(Stored items)
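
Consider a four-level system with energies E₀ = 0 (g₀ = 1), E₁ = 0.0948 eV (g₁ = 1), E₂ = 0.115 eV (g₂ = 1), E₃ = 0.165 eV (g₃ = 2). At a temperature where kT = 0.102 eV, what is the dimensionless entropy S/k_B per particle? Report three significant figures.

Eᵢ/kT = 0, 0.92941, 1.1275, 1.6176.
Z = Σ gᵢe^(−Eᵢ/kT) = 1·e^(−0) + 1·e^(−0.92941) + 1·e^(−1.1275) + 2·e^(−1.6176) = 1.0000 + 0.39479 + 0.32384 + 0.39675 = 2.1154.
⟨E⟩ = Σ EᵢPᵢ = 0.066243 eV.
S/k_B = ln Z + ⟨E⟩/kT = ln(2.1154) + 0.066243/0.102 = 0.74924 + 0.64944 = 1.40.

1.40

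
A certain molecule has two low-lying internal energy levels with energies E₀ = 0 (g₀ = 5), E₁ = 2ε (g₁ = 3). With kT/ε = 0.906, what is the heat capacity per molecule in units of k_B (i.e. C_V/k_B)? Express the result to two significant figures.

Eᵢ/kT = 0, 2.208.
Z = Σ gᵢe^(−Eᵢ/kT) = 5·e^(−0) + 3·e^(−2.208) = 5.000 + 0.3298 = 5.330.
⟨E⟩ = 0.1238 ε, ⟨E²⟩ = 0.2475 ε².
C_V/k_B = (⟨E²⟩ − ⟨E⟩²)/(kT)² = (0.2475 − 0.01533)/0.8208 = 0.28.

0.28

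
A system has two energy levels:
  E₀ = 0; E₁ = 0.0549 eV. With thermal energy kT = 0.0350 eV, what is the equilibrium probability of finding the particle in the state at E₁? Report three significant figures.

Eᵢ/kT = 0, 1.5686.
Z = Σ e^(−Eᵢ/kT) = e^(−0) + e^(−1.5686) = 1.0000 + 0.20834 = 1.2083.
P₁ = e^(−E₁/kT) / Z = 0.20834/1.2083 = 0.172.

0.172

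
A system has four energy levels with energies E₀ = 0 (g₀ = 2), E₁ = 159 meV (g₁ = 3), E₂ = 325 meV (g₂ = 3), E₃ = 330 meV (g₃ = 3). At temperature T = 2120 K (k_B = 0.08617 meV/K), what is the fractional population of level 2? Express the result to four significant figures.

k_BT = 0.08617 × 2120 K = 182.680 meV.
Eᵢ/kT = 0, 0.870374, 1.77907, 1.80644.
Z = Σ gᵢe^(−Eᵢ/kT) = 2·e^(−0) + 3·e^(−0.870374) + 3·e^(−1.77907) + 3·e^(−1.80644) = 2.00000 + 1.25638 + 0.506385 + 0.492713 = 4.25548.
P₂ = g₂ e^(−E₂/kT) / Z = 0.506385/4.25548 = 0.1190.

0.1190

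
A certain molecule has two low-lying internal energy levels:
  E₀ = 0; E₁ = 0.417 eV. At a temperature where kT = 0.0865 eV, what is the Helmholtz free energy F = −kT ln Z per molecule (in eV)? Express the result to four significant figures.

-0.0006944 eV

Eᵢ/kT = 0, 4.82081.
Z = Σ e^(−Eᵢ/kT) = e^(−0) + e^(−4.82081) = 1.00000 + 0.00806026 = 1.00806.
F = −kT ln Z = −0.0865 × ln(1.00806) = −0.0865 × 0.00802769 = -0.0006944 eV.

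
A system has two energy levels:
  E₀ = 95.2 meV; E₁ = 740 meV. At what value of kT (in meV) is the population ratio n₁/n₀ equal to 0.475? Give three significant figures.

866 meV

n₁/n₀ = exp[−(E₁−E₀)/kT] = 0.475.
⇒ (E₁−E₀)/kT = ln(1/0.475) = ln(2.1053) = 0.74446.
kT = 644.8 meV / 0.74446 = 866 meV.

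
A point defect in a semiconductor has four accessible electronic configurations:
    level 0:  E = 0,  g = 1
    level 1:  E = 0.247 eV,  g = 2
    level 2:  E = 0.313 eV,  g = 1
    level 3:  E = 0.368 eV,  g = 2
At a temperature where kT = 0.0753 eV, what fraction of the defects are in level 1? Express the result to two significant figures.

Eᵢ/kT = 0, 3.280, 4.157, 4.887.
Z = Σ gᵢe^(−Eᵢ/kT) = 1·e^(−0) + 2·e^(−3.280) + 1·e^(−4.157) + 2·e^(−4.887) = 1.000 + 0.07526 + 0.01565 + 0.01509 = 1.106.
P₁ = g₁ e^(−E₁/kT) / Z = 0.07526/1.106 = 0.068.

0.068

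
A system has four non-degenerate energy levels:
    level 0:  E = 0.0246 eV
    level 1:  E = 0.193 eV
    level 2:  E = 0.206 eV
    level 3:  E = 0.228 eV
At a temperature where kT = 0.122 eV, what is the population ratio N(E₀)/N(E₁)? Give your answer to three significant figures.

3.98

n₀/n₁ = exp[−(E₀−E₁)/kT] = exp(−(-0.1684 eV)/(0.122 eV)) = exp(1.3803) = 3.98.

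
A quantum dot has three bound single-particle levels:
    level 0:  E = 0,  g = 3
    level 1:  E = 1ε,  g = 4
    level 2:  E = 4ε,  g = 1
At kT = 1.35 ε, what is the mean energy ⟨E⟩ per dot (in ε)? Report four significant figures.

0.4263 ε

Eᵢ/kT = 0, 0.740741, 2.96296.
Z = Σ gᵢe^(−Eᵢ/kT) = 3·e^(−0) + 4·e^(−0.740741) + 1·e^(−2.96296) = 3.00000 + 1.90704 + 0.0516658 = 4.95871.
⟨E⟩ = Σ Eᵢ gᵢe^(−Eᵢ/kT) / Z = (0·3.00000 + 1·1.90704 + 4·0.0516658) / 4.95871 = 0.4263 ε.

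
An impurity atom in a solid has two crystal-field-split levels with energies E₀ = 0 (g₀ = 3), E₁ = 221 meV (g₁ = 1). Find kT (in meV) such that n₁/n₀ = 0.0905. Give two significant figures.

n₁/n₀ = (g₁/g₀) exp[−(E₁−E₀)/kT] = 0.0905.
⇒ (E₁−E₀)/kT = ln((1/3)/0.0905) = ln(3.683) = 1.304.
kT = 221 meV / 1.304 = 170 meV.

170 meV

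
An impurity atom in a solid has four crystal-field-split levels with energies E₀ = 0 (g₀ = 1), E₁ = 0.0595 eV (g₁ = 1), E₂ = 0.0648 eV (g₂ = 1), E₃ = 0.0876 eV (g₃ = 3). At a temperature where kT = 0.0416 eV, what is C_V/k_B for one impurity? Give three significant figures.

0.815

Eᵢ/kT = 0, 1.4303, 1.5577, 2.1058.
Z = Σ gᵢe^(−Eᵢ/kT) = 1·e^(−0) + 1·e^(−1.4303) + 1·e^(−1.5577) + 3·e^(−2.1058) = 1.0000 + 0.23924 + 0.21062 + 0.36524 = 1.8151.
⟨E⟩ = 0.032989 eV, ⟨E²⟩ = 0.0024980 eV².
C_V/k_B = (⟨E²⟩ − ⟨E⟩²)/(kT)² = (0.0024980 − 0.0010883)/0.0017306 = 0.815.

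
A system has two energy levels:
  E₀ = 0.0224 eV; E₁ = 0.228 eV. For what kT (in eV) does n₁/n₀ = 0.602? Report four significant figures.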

Task prompt: The data above needs to be repeated exactly, line for line.

Exercise response:
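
Consider a four-level system with energies E₀ = 0 (g₀ = 1), E₁ = 0.0948 eV (g₁ = 1), E₂ = 0.115 eV (g₂ = 1), E₃ = 0.165 eV (g₃ = 2). At a temperature where kT = 0.102 eV, what is the dimensionless entropy S/k_B per particle? Report three significant figures.

Eᵢ/kT = 0, 0.92941, 1.1275, 1.6176.
Z = Σ gᵢe^(−Eᵢ/kT) = 1·e^(−0) + 1·e^(−0.92941) + 1·e^(−1.1275) + 2·e^(−1.6176) = 1.0000 + 0.39479 + 0.32384 + 0.39675 = 2.1154.
⟨E⟩ = Σ EᵢPᵢ = 0.066243 eV.
S/k_B = ln Z + ⟨E⟩/kT = ln(2.1154) + 0.066243/0.102 = 0.74924 + 0.64944 = 1.40.

1.40

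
A certain molecule has two low-lying internal energy levels with energies E₀ = 0 (g₀ = 5), E₁ = 2ε (g₁ = 3). With kT/ε = 0.906, what is the heat capacity per molecule in units of k_B (i.e. C_V/k_B)? Express the result to two significant figures.

Eᵢ/kT = 0, 2.208.
Z = Σ gᵢe^(−Eᵢ/kT) = 5·e^(−0) + 3·e^(−2.208) = 5.000 + 0.3298 = 5.330.
⟨E⟩ = 0.1238 ε, ⟨E²⟩ = 0.2475 ε².
C_V/k_B = (⟨E²⟩ − ⟨E⟩²)/(kT)² = (0.2475 − 0.01533)/0.8208 = 0.28.

0.28

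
A system has two energy levels:
  E₀ = 0; E₁ = 0.0549 eV. With thermal energy kT = 0.0350 eV, what is the equilibrium probability of finding the particle in the state at E₁? Report three significant figures.

Eᵢ/kT = 0, 1.5686.
Z = Σ e^(−Eᵢ/kT) = e^(−0) + e^(−1.5686) = 1.0000 + 0.20834 = 1.2083.
P₁ = e^(−E₁/kT) / Z = 0.20834/1.2083 = 0.172.

0.172

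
A system has four energy levels with energies E₀ = 0 (g₀ = 2), E₁ = 159 meV (g₁ = 3), E₂ = 325 meV (g₂ = 3), E₃ = 330 meV (g₃ = 3). At temperature T = 2120 K (k_B = 0.08617 meV/K), what is the fractional population of level 2? Express the result to four significant figures.

k_BT = 0.08617 × 2120 K = 182.680 meV.
Eᵢ/kT = 0, 0.870374, 1.77907, 1.80644.
Z = Σ gᵢe^(−Eᵢ/kT) = 2·e^(−0) + 3·e^(−0.870374) + 3·e^(−1.77907) + 3·e^(−1.80644) = 2.00000 + 1.25638 + 0.506385 + 0.492713 = 4.25548.
P₂ = g₂ e^(−E₂/kT) / Z = 0.506385/4.25548 = 0.1190.

0.1190

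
A certain molecule has two low-lying internal energy levels:
  E₀ = 0; E₁ = 0.417 eV. At a temperature where kT = 0.0865 eV, what is the Helmholtz free energy F = −kT ln Z per molecule (in eV)? Express the result to four significant figures.

-0.0006944 eV

Eᵢ/kT = 0, 4.82081.
Z = Σ e^(−Eᵢ/kT) = e^(−0) + e^(−4.82081) = 1.00000 + 0.00806026 = 1.00806.
F = −kT ln Z = −0.0865 × ln(1.00806) = −0.0865 × 0.00802769 = -0.0006944 eV.

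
A system has two energy levels:
  E₀ = 95.2 meV; E₁ = 740 meV. At what value of kT (in meV) is the population ratio n₁/n₀ equal to 0.475? Give three significant figures.

866 meV

n₁/n₀ = exp[−(E₁−E₀)/kT] = 0.475.
⇒ (E₁−E₀)/kT = ln(1/0.475) = ln(2.1053) = 0.74446.
kT = 644.8 meV / 0.74446 = 866 meV.

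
A point defect in a semiconductor has four accessible electronic configurations:
    level 0:  E = 0,  g = 1
    level 1:  E = 0.247 eV,  g = 2
    level 2:  E = 0.313 eV,  g = 1
    level 3:  E = 0.368 eV,  g = 2
At a temperature where kT = 0.0753 eV, what fraction of the defects are in level 1? Express the result to two significant figures.

Eᵢ/kT = 0, 3.280, 4.157, 4.887.
Z = Σ gᵢe^(−Eᵢ/kT) = 1·e^(−0) + 2·e^(−3.280) + 1·e^(−4.157) + 2·e^(−4.887) = 1.000 + 0.07526 + 0.01565 + 0.01509 = 1.106.
P₁ = g₁ e^(−E₁/kT) / Z = 0.07526/1.106 = 0.068.

0.068

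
A system has four non-degenerate energy levels:
    level 0:  E = 0.0246 eV
    level 1:  E = 0.193 eV
    level 2:  E = 0.206 eV
    level 3:  E = 0.228 eV
At a temperature where kT = 0.122 eV, what is the population ratio N(E₀)/N(E₁)? Give your answer to three significant figures.

3.98

n₀/n₁ = exp[−(E₀−E₁)/kT] = exp(−(-0.1684 eV)/(0.122 eV)) = exp(1.3803) = 3.98.

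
A quantum dot has three bound single-particle levels:
    level 0:  E = 0,  g = 3
    level 1:  E = 1ε,  g = 4
    level 2:  E = 4ε,  g = 1
At kT = 1.35 ε, what is the mean energy ⟨E⟩ per dot (in ε)? Report four significant figures.

0.4263 ε

Eᵢ/kT = 0, 0.740741, 2.96296.
Z = Σ gᵢe^(−Eᵢ/kT) = 3·e^(−0) + 4·e^(−0.740741) + 1·e^(−2.96296) = 3.00000 + 1.90704 + 0.0516658 = 4.95871.
⟨E⟩ = Σ Eᵢ gᵢe^(−Eᵢ/kT) / Z = (0·3.00000 + 1·1.90704 + 4·0.0516658) / 4.95871 = 0.4263 ε.

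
An impurity atom in a solid has two crystal-field-split levels with energies E₀ = 0 (g₀ = 3), E₁ = 221 meV (g₁ = 1). Find kT (in meV) such that n₁/n₀ = 0.0905. Give two significant figures.

n₁/n₀ = (g₁/g₀) exp[−(E₁−E₀)/kT] = 0.0905.
⇒ (E₁−E₀)/kT = ln((1/3)/0.0905) = ln(3.683) = 1.304.
kT = 221 meV / 1.304 = 170 meV.

170 meV

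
An impurity atom in a solid has four crystal-field-split levels with energies E₀ = 0 (g₀ = 1), E₁ = 0.0595 eV (g₁ = 1), E₂ = 0.0648 eV (g₂ = 1), E₃ = 0.0876 eV (g₃ = 3). At a temperature where kT = 0.0416 eV, what is C_V/k_B for one impurity? Give three significant figures.

0.815

Eᵢ/kT = 0, 1.4303, 1.5577, 2.1058.
Z = Σ gᵢe^(−Eᵢ/kT) = 1·e^(−0) + 1·e^(−1.4303) + 1·e^(−1.5577) + 3·e^(−2.1058) = 1.0000 + 0.23924 + 0.21062 + 0.36524 = 1.8151.
⟨E⟩ = 0.032989 eV, ⟨E²⟩ = 0.0024980 eV².
C_V/k_B = (⟨E²⟩ − ⟨E⟩²)/(kT)² = (0.0024980 − 0.0010883)/0.0017306 = 0.815.

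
A system has two energy levels:
  E₀ = 0.0224 eV; E₁ = 0.228 eV. For what kT (in eV) does n₁/n₀ = 0.602? Report four significant figures.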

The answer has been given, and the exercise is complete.